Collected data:

-.-.-

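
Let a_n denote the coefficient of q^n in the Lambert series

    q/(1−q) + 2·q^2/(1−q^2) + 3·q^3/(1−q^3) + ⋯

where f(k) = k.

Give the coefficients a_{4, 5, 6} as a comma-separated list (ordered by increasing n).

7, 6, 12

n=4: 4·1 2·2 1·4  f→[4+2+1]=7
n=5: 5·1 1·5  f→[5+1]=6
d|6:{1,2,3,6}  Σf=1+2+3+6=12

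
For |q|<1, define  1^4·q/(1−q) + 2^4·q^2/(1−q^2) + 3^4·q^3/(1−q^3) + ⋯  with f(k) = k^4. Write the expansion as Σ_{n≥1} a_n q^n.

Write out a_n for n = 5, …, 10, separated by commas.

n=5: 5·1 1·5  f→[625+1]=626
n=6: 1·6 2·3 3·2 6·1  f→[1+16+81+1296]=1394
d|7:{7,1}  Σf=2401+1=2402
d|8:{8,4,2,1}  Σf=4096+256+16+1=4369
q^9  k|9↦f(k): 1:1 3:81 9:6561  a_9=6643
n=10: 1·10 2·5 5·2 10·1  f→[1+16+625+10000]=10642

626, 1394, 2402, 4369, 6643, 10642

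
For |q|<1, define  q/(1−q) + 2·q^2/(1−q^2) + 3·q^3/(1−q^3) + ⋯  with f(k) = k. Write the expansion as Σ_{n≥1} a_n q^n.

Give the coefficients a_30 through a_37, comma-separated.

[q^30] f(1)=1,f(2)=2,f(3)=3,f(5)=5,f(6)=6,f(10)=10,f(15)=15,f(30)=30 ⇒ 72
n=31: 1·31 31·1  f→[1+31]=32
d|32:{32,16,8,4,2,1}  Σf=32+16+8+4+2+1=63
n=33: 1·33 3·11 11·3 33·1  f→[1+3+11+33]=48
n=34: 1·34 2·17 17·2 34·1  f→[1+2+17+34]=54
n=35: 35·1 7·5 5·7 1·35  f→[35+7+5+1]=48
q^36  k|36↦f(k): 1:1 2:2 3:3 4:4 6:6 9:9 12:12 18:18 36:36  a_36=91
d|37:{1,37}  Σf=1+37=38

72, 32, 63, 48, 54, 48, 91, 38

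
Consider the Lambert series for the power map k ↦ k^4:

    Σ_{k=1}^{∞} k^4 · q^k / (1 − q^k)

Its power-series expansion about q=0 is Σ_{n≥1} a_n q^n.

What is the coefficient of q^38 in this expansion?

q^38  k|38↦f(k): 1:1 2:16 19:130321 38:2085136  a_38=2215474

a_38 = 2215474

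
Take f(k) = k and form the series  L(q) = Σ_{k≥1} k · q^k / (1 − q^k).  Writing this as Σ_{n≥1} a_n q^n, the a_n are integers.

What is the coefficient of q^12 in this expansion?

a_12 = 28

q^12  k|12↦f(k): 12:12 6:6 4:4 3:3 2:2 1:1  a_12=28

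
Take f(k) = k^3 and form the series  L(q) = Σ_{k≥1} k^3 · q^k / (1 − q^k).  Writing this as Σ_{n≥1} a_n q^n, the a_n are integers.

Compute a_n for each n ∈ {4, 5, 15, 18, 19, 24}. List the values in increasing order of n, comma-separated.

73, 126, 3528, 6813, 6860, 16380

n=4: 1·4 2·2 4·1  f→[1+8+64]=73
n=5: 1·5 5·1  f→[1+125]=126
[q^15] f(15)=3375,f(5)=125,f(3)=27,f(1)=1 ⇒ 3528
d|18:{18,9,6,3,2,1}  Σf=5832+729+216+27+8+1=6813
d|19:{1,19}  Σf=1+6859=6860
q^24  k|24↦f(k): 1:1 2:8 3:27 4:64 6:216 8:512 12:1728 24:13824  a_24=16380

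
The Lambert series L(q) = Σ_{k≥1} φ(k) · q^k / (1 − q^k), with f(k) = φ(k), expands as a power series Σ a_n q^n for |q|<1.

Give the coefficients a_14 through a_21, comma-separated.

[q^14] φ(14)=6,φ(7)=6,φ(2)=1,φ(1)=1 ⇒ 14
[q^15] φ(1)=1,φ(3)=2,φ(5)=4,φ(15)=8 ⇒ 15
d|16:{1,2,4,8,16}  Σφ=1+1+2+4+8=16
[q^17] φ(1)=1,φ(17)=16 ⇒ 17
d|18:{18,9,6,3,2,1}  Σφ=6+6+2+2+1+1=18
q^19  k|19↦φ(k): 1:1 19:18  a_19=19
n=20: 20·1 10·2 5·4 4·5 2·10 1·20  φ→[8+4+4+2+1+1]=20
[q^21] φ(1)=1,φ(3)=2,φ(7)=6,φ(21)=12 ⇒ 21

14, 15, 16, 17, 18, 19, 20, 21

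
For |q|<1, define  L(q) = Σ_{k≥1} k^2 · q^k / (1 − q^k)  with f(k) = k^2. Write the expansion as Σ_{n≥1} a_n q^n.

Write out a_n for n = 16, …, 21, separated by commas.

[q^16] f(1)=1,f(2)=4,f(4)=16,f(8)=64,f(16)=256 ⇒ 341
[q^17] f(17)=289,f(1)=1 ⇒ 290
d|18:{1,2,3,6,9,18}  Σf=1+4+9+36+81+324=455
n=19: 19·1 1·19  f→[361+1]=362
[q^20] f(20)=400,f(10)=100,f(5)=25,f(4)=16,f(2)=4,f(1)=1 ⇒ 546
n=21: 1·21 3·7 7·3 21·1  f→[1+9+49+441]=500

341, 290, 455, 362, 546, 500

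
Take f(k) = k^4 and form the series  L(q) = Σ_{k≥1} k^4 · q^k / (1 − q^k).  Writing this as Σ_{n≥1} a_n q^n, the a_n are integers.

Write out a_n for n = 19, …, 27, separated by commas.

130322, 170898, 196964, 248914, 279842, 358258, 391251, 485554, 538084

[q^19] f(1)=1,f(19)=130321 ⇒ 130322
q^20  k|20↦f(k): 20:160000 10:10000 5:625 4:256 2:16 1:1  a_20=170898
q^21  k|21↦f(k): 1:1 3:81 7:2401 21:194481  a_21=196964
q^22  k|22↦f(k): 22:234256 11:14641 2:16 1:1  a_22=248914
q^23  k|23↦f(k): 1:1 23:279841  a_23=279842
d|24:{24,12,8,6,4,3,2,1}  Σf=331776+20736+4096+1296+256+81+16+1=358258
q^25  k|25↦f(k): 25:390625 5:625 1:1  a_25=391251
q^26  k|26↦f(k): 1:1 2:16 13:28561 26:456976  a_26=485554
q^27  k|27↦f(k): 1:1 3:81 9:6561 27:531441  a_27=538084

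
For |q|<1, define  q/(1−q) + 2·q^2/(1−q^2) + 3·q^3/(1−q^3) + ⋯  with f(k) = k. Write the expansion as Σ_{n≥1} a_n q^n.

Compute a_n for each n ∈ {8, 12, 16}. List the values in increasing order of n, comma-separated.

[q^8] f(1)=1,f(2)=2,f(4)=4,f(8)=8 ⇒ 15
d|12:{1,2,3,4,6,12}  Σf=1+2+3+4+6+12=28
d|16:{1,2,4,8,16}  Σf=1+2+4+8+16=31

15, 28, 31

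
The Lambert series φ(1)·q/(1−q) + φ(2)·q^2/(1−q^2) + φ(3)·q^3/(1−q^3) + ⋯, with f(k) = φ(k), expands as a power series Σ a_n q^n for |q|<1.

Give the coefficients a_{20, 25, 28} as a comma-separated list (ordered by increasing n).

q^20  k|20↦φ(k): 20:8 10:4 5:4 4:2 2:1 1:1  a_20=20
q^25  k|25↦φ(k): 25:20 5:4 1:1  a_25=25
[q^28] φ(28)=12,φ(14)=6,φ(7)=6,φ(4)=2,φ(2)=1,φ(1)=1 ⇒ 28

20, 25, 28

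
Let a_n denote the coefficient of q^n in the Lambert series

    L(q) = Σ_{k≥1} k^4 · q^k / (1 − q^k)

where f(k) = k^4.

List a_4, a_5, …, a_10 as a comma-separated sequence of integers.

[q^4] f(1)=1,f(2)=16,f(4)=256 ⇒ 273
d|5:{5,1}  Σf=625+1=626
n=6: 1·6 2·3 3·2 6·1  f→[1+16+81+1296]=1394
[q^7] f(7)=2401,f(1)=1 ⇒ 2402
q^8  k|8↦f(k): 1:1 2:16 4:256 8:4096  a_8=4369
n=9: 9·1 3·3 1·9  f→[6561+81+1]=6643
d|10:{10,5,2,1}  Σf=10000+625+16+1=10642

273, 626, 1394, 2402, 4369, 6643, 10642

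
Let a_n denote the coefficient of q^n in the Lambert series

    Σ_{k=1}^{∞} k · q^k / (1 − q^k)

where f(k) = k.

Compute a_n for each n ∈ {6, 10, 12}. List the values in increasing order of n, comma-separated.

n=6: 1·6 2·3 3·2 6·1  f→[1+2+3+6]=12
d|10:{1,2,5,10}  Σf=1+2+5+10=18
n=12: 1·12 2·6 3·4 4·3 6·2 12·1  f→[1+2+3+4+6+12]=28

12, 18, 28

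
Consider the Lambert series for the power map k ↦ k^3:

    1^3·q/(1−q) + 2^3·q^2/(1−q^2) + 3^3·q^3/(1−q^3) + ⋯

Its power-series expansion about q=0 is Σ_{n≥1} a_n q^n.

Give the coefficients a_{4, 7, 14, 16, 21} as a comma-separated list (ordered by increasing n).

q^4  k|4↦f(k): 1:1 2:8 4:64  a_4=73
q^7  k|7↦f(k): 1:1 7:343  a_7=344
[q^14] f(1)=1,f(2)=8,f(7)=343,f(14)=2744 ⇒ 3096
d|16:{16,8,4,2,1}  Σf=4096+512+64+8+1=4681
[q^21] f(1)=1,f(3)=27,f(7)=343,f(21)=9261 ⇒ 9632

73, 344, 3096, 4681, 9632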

-.-.-

■ **Work to complete**:
Output exactly, and only, the lines running from the one that contains "1^3·q/(1−q) + 2^3·q^2/(1−q^2)" through the last line of the entries above.

■ **Answer space**:
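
    1^3·q/(1−q) + 2^3·q^2/(1−q^2) + 3^3·q^3/(1−q^3) + ⋯

Its power-series expansion about q=0 is Σ_{n≥1} a_n q^n.

Give the coefficients a_{4, 7, 14, 16, 21} as a comma-separated list (ordered by increasing n).

q^4  k|4↦f(k): 1:1 2:8 4:64  a_4=73
q^7  k|7↦f(k): 1:1 7:343  a_7=344
[q^14] f(1)=1,f(2)=8,f(7)=343,f(14)=2744 ⇒ 3096
d|16:{16,8,4,2,1}  Σf=4096+512+64+8+1=4681
[q^21] f(1)=1,f(3)=27,f(7)=343,f(21)=9261 ⇒ 9632

73, 344, 3096, 4681, 9632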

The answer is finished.